(Data extracted from a collection)
== Segment start ==

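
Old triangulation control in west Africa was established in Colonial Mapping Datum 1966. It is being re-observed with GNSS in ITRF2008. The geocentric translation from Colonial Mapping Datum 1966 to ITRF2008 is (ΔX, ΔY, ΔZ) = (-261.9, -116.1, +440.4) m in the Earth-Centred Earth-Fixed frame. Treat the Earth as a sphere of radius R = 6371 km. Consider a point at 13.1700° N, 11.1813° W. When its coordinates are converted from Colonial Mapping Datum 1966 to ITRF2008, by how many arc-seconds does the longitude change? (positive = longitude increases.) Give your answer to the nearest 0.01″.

Δλ = -5.48″

sin φ = 0.227841, cos φ = 0.973698, sin λ = -0.193914, cos λ = 0.981018.
East component: ΔE = −sin λ·ΔX + cos λ·ΔY = −(-0.193914)(-261.9) + (0.981018)(-116.1) = -164.68 m.
1° of latitude spans πR/180 = 111195 m; at latitude φ, 1° of longitude spans that × cos φ = 108270.3 m, so Δλ = -164.68 / 108270.3 × 3600 = -5.476″.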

== Segment end ==

GOAL OF THE EXERCISE.
Each record needs to be copied out again, letter for letter.

ANSWER AREA.
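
Old triangulation control in west Africa was established in Colonial Mapping Datum 1966. It is being re-observed with GNSS in ITRF2008. The geocentric translation from Colonial Mapping Datum 1966 to ITRF2008 is (ΔX, ΔY, ΔZ) = (-261.9, -116.1, +440.4) m in the Earth-Centred Earth-Fixed frame. Treat the Earth as a sphere of radius R = 6371 km. Consider a point at 13.1700° N, 11.1813° W. When its coordinates are converted from Colonial Mapping Datum 1966 to ITRF2008, by how many arc-seconds does the longitude change? (positive = longitude increases.) Give your answer to the nearest 0.01″.

Δλ = -5.48″

sin φ = 0.227841, cos φ = 0.973698, sin λ = -0.193914, cos λ = 0.981018.
East component: ΔE = −sin λ·ΔX + cos λ·ΔY = −(-0.193914)(-261.9) + (0.981018)(-116.1) = -164.68 m.
1° of latitude spans πR/180 = 111195 m; at latitude φ, 1° of longitude spans that × cos φ = 108270.3 m, so Δλ = -164.68 / 108270.3 × 3600 = -5.476″.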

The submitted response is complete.